_Problem details_
Repeat exactly the lines of the entries below from the one with "spectral_norm(v) = 2.54" through the one with "trace(z) = -0.12", both ends included, and nothing else.

_Entries shown_
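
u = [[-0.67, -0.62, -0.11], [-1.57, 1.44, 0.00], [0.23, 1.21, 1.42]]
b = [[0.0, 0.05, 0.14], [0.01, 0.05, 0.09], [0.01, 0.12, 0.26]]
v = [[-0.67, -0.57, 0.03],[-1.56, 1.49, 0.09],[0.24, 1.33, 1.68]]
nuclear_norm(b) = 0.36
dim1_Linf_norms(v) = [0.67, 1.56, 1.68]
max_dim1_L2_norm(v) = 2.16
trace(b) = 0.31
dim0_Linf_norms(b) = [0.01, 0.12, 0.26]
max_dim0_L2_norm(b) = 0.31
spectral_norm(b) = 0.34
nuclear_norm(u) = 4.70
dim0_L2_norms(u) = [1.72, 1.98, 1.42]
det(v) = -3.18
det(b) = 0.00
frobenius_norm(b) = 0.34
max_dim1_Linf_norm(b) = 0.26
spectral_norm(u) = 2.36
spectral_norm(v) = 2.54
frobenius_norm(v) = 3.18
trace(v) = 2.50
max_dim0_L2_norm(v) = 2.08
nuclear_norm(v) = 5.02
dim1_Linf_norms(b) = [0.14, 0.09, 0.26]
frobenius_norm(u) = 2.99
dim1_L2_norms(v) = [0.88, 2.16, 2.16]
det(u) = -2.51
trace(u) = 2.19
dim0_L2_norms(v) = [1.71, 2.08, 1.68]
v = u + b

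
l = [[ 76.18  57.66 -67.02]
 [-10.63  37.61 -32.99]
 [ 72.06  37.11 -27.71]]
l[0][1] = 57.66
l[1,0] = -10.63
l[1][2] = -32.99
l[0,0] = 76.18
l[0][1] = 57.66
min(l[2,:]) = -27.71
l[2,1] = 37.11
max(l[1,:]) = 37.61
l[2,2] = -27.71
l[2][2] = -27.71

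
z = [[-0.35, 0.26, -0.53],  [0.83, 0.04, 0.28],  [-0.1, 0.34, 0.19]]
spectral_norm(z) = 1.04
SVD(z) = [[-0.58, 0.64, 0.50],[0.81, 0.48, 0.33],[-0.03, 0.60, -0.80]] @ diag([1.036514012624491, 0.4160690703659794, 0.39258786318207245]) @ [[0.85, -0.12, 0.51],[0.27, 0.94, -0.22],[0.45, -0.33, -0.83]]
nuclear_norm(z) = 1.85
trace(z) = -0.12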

==

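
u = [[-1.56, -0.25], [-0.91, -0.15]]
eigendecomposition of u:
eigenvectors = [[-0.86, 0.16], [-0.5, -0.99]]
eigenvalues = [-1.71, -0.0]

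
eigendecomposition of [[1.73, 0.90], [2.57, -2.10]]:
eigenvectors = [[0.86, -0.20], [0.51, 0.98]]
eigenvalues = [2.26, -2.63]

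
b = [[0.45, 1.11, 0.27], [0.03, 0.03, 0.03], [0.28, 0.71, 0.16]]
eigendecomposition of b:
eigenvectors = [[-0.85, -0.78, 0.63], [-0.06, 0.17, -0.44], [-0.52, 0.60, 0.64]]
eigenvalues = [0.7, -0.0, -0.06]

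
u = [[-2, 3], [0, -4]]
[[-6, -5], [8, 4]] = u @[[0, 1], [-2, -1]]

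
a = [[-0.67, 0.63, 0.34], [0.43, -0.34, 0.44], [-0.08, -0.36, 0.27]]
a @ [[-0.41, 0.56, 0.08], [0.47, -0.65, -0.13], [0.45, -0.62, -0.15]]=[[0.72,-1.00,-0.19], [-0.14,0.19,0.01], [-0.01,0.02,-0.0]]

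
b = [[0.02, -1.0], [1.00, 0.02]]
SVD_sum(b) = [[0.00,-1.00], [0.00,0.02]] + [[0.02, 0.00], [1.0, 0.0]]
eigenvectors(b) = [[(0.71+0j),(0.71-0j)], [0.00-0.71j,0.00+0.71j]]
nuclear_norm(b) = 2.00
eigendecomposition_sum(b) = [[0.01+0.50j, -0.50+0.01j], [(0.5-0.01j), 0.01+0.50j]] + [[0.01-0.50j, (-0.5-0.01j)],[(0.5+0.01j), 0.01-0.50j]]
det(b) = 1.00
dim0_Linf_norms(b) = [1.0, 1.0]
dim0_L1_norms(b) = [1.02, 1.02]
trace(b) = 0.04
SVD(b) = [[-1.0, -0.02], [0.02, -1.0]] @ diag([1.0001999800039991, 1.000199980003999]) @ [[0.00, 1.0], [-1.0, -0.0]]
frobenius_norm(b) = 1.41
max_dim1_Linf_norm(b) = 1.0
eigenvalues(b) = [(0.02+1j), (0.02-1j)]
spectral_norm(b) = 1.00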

_Task response_
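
spectral_norm(v) = 2.54
frobenius_norm(v) = 3.18
trace(v) = 2.50
max_dim0_L2_norm(v) = 2.08
nuclear_norm(v) = 5.02
dim1_Linf_norms(b) = [0.14, 0.09, 0.26]
frobenius_norm(u) = 2.99
dim1_L2_norms(v) = [0.88, 2.16, 2.16]
det(u) = -2.51
trace(u) = 2.19
dim0_L2_norms(v) = [1.71, 2.08, 1.68]
v = u + b

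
l = [[ 76.18  57.66 -67.02]
 [-10.63  37.61 -32.99]
 [ 72.06  37.11 -27.71]]
l[0][1] = 57.66
l[1,0] = -10.63
l[1][2] = -32.99
l[0,0] = 76.18
l[0][1] = 57.66
min(l[2,:]) = -27.71
l[2,1] = 37.11
max(l[1,:]) = 37.61
l[2,2] = -27.71
l[2][2] = -27.71

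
z = [[-0.35, 0.26, -0.53],  [0.83, 0.04, 0.28],  [-0.1, 0.34, 0.19]]
spectral_norm(z) = 1.04
SVD(z) = [[-0.58, 0.64, 0.50],[0.81, 0.48, 0.33],[-0.03, 0.60, -0.80]] @ diag([1.036514012624491, 0.4160690703659794, 0.39258786318207245]) @ [[0.85, -0.12, 0.51],[0.27, 0.94, -0.22],[0.45, -0.33, -0.83]]
nuclear_norm(z) = 1.85
trace(z) = -0.12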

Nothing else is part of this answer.